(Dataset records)
=== Begin Enclosure ===
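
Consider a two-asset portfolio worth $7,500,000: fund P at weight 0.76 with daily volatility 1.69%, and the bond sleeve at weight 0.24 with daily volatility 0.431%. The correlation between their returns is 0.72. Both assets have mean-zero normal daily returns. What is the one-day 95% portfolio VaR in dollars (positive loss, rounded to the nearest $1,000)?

σ_p² = 0.76²·1.69² + 0.24²·0.431² + 2·0.72·0.76·0.24·1.69·0.431 = 1.8517 (%²).
σ_p = √1.8517 = 1.361%.
At 95%, z = 1.645.
VaR = 1.645 × 1.361% = 2.239%; on $7,500,000 that is $167,925.

$168,000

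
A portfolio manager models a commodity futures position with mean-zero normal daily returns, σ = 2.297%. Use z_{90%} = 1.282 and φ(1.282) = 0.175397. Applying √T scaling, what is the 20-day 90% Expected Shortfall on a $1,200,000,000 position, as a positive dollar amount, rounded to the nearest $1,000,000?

$216,000,000

σ_{20d} = 2.297% × √20 = 10.272%.
ES multiplier = φ(z)/(1−α) = 0.175397/0.1 = 1.754.
ES = 10.272% × 1.754 = 18.017%; on $1,200,000,000: $216,204,000.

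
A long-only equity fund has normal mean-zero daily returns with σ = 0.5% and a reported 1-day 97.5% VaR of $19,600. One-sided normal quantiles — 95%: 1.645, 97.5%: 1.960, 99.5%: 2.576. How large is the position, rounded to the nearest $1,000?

$2,000,000

VaR as a fraction of value: z·σ = 1.960 × 0.5% = 0.98%.
Position = $19,600 / 0.0098 = $2,000,000.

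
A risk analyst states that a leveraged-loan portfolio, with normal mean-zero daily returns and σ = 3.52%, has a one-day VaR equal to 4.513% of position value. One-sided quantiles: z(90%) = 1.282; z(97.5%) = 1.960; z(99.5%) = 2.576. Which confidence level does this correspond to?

90%

Implied z = VaR/σ = 4.513 / 3.52 = 1.282.
This matches z(90%) = 1.282.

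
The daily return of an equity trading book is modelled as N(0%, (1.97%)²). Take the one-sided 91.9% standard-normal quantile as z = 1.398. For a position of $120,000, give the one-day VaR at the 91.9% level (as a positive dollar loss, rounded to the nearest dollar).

$3,305

VaR = z·σ = 1.398 × 1.97% = 2.754%.
On $120,000: 0.02754 × $120,000 = $3,305.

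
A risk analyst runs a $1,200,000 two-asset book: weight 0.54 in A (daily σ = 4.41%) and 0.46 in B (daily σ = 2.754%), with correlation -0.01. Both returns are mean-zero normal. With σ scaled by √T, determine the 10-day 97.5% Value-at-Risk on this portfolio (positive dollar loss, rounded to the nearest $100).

$199,800

σ_p = √(0.54²·4.41² + 0.46²·2.754² + 2·-0.01·0.54·0.46·4.41·2.754) = 2.686%.
σ_{10d} = 2.686% × √10 = 8.494%.
z(97.5%) = 1.960.
VaR = 1.960 × 8.494% = 16.648%; on $1,200,000 that is $199,776.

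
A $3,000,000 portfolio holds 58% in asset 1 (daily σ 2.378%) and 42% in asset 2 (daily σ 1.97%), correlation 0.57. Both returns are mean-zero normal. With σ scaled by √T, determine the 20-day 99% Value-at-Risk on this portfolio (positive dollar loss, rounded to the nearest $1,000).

σ_p = √(0.58²·2.378² + 0.42²·1.97² + 2·0.57·0.58·0.42·2.378·1.97) = 1.972%.
σ_{20d} = 1.972% × √20 = 8.819%.
z(99%) = 2.326.
VaR = 2.326 × 8.819% = 20.513%; on $3,000,000 that is $615,390.

$615,000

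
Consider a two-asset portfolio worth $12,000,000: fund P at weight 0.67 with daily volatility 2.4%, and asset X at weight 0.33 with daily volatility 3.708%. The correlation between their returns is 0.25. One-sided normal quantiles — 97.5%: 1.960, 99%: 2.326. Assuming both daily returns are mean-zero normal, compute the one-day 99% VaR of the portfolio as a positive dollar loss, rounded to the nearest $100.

$628,300

σ_p² = 0.67²·2.4² + 0.33²·3.708² + 2·0.25·0.67·0.33·2.4·3.708 = 5.0668 (%²).
σ_p = √5.0668 = 2.251%.
VaR = 2.326 × 2.251% = 5.236%; on $12,000,000 that is $628,320.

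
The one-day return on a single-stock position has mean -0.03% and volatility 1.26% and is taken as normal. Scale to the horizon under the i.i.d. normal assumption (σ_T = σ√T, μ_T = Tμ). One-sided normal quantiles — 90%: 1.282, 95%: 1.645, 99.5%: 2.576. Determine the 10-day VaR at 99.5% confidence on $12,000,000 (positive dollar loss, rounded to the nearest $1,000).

$1,268,000

σ_{10d} = 1.26% × √10 = 3.984%; μ_{10d} = 10 × -0.03% = -0.300%.
VaR = −(-0.300%) + 2.576 × 3.984% = 10.563%.
On $12,000,000: 0.10563 × $12,000,000 = $1,267,560.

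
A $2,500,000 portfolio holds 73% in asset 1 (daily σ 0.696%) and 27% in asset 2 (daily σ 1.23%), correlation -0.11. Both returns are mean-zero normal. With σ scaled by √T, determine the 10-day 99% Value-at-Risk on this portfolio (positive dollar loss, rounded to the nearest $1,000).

σ_p = √(0.73²·0.696² + 0.27²·1.23² + 2·-0.11·0.73·0.27·0.696·1.23) = 0.576%.
σ_{10d} = 0.576% × √10 = 1.821%.
z(99%) = 2.326.
VaR = 2.326 × 1.821% = 4.236%; on $2,500,000 that is $105,900.

$106,000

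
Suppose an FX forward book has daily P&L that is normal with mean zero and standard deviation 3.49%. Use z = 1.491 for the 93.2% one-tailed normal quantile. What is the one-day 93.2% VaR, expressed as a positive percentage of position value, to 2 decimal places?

VaR = z·σ = 1.491 × 3.49% = 5.204%.

5.20%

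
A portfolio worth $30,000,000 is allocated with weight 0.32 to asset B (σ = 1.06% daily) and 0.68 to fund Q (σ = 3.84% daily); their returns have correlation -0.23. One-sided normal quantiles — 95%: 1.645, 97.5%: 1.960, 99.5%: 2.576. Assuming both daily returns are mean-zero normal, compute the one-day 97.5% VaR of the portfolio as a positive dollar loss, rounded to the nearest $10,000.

σ_p² = 0.32²·1.06² + 0.68²·3.84² + 2·-0.23·0.32·0.68·1.06·3.84 = 6.5260 (%²).
σ_p = √6.5260 = 2.555%.
VaR = 1.960 × 2.555% = 5.008%; on $30,000,000 that is $1,502,400.

$1,500,000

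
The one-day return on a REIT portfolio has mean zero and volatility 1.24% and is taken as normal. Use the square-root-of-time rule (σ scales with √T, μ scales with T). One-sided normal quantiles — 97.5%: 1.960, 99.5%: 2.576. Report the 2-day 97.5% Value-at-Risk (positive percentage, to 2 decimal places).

3.44%

σ_{2d} = 1.24% × √2 = 1.754%.
VaR = 1.960 × 1.754% = 3.438%.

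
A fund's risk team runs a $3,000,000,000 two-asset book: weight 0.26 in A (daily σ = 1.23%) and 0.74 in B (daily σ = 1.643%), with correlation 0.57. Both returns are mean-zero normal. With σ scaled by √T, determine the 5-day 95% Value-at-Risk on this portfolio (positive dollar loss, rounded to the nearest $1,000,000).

σ_p = √(0.26²·1.23² + 0.74²·1.643² + 2·0.57·0.26·0.74·1.23·1.643) = 1.423%.
σ_{5d} = 1.423% × √5 = 3.182%.
z(95%) = 1.645.
VaR = 1.645 × 3.182% = 5.234%; on $3,000,000,000 that is $157,020,000.

$157,000,000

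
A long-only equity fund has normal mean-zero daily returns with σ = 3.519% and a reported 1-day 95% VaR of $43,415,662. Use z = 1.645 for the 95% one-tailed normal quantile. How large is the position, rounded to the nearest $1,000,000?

VaR as a fraction of value: z·σ = 1.645 × 3.519% = 5.78876%.
Position = $43,415,662 / 0.0578876 = $749,999,991.

$750,000,000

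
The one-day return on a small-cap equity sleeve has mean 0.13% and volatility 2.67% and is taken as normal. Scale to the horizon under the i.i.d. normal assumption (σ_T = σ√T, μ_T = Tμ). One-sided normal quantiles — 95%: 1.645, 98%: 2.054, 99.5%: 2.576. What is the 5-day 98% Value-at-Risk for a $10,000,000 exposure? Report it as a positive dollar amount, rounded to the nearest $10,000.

σ_{5d} = 2.67% × √5 = 5.970%; μ_{5d} = 5 × 0.13% = 0.650%.
VaR = −(0.650%) + 2.054 × 5.970% = 11.612%.
On $10,000,000: 0.11612 × $10,000,000 = $1,161,200.

$1,160,000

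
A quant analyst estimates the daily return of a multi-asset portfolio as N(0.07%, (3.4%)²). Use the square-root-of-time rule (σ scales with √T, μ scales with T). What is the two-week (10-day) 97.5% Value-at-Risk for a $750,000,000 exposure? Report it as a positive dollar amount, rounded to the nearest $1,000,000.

At 97.5%, z = 1.960.
σ_{10d} = 3.4% × √10 = 10.752%; μ_{10d} = 10 × 0.07% = 0.700%.
VaR = −(0.700%) + 1.960 × 10.752% = 20.374%.
On $750,000,000: 0.20374 × $750,000,000 = $152,805,000.

$153,000,000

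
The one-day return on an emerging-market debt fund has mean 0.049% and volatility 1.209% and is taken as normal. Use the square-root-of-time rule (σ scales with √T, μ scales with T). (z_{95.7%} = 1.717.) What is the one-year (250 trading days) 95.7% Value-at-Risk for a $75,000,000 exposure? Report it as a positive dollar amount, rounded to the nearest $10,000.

$15,430,000

σ_{250d} = 1.209% × √250 = 19.116%; μ_{250d} = 250 × 0.049% = 12.250%.
VaR = −(12.250%) + 1.717 × 19.116% = 20.572%.
On $75,000,000: 0.20572 × $75,000,000 = $15,429,000.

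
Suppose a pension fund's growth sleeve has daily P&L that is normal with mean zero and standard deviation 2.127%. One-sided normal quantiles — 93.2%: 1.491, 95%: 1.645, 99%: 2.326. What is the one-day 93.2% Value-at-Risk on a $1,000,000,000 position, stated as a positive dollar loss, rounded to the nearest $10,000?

VaR = z·σ = 1.491 × 2.127% = 3.171%.
On $1,000,000,000: 0.03171 × $1,000,000,000 = $31,710,000.

$31,710,000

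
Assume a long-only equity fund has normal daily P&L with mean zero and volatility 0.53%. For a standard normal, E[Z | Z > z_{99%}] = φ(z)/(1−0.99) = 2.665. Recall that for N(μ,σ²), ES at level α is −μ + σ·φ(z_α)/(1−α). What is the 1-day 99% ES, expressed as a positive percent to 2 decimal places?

1.41%

ES = 0.53% × 2.665 = 1.412%.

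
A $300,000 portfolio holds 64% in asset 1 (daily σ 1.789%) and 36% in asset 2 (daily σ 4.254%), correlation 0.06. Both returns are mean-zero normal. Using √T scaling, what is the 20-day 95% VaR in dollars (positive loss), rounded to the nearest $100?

σ_p = √(0.64²·1.789² + 0.36²·4.254² + 2·0.06·0.64·0.36·1.789·4.254) = 1.966%.
σ_{20d} = 1.966% × √20 = 8.792%.
z(95%) = 1.645.
VaR = 1.645 × 8.792% = 14.463%; on $300,000 that is $43,389.

$43,400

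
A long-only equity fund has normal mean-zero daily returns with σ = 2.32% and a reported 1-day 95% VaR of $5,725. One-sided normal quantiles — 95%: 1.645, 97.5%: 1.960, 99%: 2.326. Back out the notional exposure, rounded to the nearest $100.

VaR as a fraction of value: z·σ = 1.645 × 2.32% = 3.8164%.
Position = $5,725 / 0.038164 = $150,010.

$150,000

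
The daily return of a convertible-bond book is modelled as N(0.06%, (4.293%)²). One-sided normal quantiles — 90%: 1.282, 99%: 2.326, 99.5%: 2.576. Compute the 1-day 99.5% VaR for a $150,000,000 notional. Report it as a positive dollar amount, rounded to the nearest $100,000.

VaR = −μ + z·σ = −(0.06%) + 2.576 × 4.293% = 10.999%.
On $150,000,000: 0.10999 × $150,000,000 = $16,498,500.

$16,500,000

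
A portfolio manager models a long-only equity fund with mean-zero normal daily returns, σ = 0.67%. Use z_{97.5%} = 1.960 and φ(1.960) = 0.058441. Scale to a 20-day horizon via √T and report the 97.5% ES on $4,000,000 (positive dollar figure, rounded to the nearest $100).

σ_{20d} = 0.67% × √20 = 2.996%.
ES multiplier = φ(z)/(1−α) = 0.058441/0.025 = 2.338.
ES = 2.996% × 2.338 = 7.005%; on $4,000,000: $280,200.

$280,200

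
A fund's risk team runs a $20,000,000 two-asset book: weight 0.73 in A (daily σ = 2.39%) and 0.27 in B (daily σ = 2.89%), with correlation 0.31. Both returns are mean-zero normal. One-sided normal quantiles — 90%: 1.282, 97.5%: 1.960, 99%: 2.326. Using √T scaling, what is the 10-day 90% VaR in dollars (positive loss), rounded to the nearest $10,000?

$1,720,000

σ_p = √(0.73²·2.39² + 0.27²·2.89² + 2·0.31·0.73·0.27·2.39·2.89) = 2.121%.
σ_{10d} = 2.121% × √10 = 6.707%.
VaR = 1.282 × 6.707% = 8.598%; on $20,000,000 that is $1,719,600.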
=== End Enclosure ===
■ Work required
Start at the line with "A fund's risk team runs a $20,000,000". Give that line and every line after it again, word for word, through the last line above.

■ Answer box
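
A fund's risk team runs a $20,000,000 two-asset book: weight 0.73 in A (daily σ = 2.39%) and 0.27 in B (daily σ = 2.89%), with correlation 0.31. Both returns are mean-zero normal. One-sided normal quantiles — 90%: 1.282, 97.5%: 1.960, 99%: 2.326. Using √T scaling, what is the 10-day 90% VaR in dollars (positive loss), rounded to the nearest $10,000?

$1,720,000

σ_p = √(0.73²·2.39² + 0.27²·2.89² + 2·0.31·0.73·0.27·2.39·2.89) = 2.121%.
σ_{10d} = 2.121% × √10 = 6.707%.
VaR = 1.282 × 6.707% = 8.598%; on $20,000,000 that is $1,719,600.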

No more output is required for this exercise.